In the listing below, identify each line with the word "present" and return those lines.

%%

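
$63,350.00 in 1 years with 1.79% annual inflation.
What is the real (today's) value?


Formula: Real value = nominal / (1 + inflation)^years
Price level: (1 + 0.0179)^1 = 1.0179
Real value = $63,350.00 / 1.0179 = $62,235.98

$62,235.98


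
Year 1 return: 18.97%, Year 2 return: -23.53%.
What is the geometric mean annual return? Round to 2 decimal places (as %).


Formula: Geometric mean = ((1+r1)*(1+r2))^(1/2) - 1
Product: (1 + 0.1897) * (1 + -0.2353) = 1.1897 * 0.7647 = 0.909764
Square root: 0.909764^0.5 = 0.953815
Geometric mean = 0.953815 - 1 = -0.046185
As percentage: -4.62%

-4.62%


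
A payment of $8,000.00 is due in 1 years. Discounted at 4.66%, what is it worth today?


Formula: PV = FV / (1 + r)^n
Substituting: PV = $8,000.00 / (1 + 0.0466)^1
Discount factor: (1.0466)^1 = 1.0466
PV = $8,000.00 / 1.0466 = $7,643.80

$7,643.80


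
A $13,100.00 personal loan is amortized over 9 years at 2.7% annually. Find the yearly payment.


Formula: PMT = PV * r / (1 - (1+r)^(-n))
Denominator: 1 - (1 + 0.027)^(-9) = 0.213197
Numerator: $13,100.00 * 0.027 = 353.7
PMT = 353.7 / 0.213197 = $1,659.03

$1,659.03


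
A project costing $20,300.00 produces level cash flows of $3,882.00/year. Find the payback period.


Formula: Payback = investment / annual cash flow
Substituting: Payback = $20,300.00 / $3,882.00
Payback = 5.2293 years

5.2293 years


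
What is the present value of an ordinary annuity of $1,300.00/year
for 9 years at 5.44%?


Formula: PV = PMT * (1 - (1+r)^(-n)) / r
Discount factor: (1 + 0.0544)^(-9) = 0.6208
Bracket: 1 - 0.6208 = 0.3792
PV = $1,300.00 * 0.3792 / 0.0544 = $9,061.77

$9,061.77


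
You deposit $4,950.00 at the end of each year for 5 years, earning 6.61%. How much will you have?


Formula: FV = PMT * ((1+r)^n - 1) / r
Growth factor: (1 + 0.0661)^5 = 1.377177
Numerator: 1.377177 - 1 = 0.377177
FV = $4,950.00 * 0.377177 / 0.0661 = $28,245.47

$28,245.47


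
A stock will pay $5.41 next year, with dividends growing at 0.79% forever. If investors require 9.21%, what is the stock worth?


Formula: P = D1 / (r - g)
Spread: r - g = 0.0921 - 0.0079 = 0.0842
Substituting: P = $5.41 / 0.0842
P = $64.25

$64.25


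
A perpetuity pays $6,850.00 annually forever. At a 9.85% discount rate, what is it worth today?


Formula: PV = C / r
Substituting: PV = $6,850.00 / 0.0985
PV = $69,543.15

$69,543.15


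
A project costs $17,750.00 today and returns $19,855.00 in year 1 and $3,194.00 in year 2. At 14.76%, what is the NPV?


Formula: NPV = C0 + C1/(1+r) + C2/(1+r)^2
Discount C1: $19,855.00 / (1 + 0.1476) = $17,301.32
Discount C2: $3,194.00 / (1 + 0.1476)^2 = $2,425.24
NPV = -$17,750.00 + $17,301.32 + $2,425.24 = $1,976.56

$1,976.56


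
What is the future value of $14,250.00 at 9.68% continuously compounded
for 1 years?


Formula: FV = P * e^(r*t)
Exponent: r*t = 0.0968 * 1 = 0.0968
e^(0.0968) = 1.10164
FV = $14,250.00 * 1.10164 = $15,698.37

$15,698.37


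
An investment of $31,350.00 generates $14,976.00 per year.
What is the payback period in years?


Formula: Payback = investment / annual cash flow
Substituting: Payback = $31,350.00 / $14,976.00
Payback = 2.0933 years

2.0933 years


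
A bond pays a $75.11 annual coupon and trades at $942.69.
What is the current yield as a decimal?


Formula: Current yield = annual coupon / price
Substituting: CY = $75.11 / $942.69
CY = 0.079676

0.079676


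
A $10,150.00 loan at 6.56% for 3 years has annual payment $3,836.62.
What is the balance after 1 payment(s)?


Formula: Balance = PV*(1+r)^k - PMT*((1+r)^k - 1)/r
Growth: (1 + 0.0656)^1 = 1.0656
Accumulated factor: ((1+r)^k - 1)/r = 1.0
Balance = $10,150.00 * 1.0656 - $3,836.62 * 1.0
Balance = $6,979.22

$6,979.22


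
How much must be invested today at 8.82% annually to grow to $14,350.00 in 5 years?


Formula: PV = FV / (1 + r)^n
Substituting: PV = $14,350.00 / (1 + 0.0882)^5
Discount factor: (1.0882)^5 = 1.525962
PV = $14,350.00 / 1.525962 = $9,403.91

$9,403.91


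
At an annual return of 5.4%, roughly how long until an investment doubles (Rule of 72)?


Formula: Years ≈ 72 / r
Substituting: Years ≈ 72 / 5.4
Years ≈ 13.3

13.3 years


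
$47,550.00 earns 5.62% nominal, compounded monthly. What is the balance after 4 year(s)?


Formula: FV = P * (1 + r/m)^(m*t)
Period rate: r/m = 0.0562 / 12 = 0.004683
Total periods: m*t = 12 * 4 = 48
Growth factor: (1 + 0.004683)^48 = 1.251415
FV = $47,550.00 * 1.251415 = $59,504.80

$59,504.80


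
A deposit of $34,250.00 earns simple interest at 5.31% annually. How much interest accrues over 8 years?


Formula: I = P * r * t
Substituting: I = $34,250.00 * 0.0531 * 8
Step: I = $34,250.00 * 0.4248
I = $14,549.40

$14,549.40


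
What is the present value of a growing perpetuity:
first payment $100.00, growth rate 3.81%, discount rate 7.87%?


Formula: PV = C / (r - g)
Spread: r - g = 0.0787 - 0.0381 = 0.0406
Substituting: PV = $100.00 / 0.0406
PV = $2,463.05

$2,463.05


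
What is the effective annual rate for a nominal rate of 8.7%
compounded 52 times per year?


Formula: EAR = (1 + r/m)^m - 1
Period rate: r/m = 0.087 / 52 = 0.001673
Compounding: (1 + 0.001673)^52 = 1.090817
EAR = 1.090817 - 1 = 0.090817

0.090817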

%%

* [EXERCISE OUTPUT]:
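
What is the present value of an ordinary annuity of $1,300.00/year
What is the present value of a growing perpetuity: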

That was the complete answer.